%%

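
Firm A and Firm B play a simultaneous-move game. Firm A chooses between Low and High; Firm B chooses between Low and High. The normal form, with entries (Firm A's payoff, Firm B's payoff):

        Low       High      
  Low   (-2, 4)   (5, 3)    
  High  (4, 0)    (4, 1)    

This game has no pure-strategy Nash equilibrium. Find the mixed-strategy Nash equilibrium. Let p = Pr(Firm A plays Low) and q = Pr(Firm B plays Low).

In a mixed equilibrium Firm B is indifferent between Low and High; this condition fixes p.
  Firm B's expected payoff from Low: p·4 + (1−p)·0 = 4p
  Firm B's expected payoff from High: p·3 + (1−p)·1 = 2p + 1
  4p = 2p + 1  ⇒  2p = 1  ⇒  p = 1/2.
In a mixed equilibrium Firm A is indifferent between Low and High; this condition fixes q.
  Firm A's expected payoff from Low: q·(-2) + (1−q)·5 = -7q + 5
  Firm A's expected payoff from High: q·4 + (1−q)·4 = 4
  -7q + 5 = 4  ⇒  -7q = -1  ⇒  q = 1/7.

p = 1/2, q = 1/7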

%%

● **Task to carry out**
Would you write out all of the data exactly as given?

● **Your response**
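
Firm A and Firm B play a simultaneous-move game. Firm A chooses between Low and High; Firm B chooses between Low and High. The normal form, with entries (Firm A's payoff, Firm B's payoff):

        Low       High      
  Low   (-2, 4)   (5, 3)    
  High  (4, 0)    (4, 1)    

This game has no pure-strategy Nash equilibrium. Find the mixed-strategy Nash equilibrium. Let p = Pr(Firm A plays Low) and q = Pr(Firm B plays Low).

In a mixed equilibrium Firm B is indifferent between Low and High; this condition fixes p.
  Firm B's expected payoff from Low: p·4 + (1−p)·0 = 4p
  Firm B's expected payoff from High: p·3 + (1−p)·1 = 2p + 1
  4p = 2p + 1  ⇒  2p = 1  ⇒  p = 1/2.
In a mixed equilibrium Firm A is indifferent between Low and High; this condition fixes q.
  Firm A's expected payoff from Low: q·(-2) + (1−q)·5 = -7q + 5
  Firm A's expected payoff from High: q·4 + (1−q)·4 = 4
  -7q + 5 = 4  ⇒  -7q = -1  ⇒  q = 1/7.

p = 1/2, q = 1/7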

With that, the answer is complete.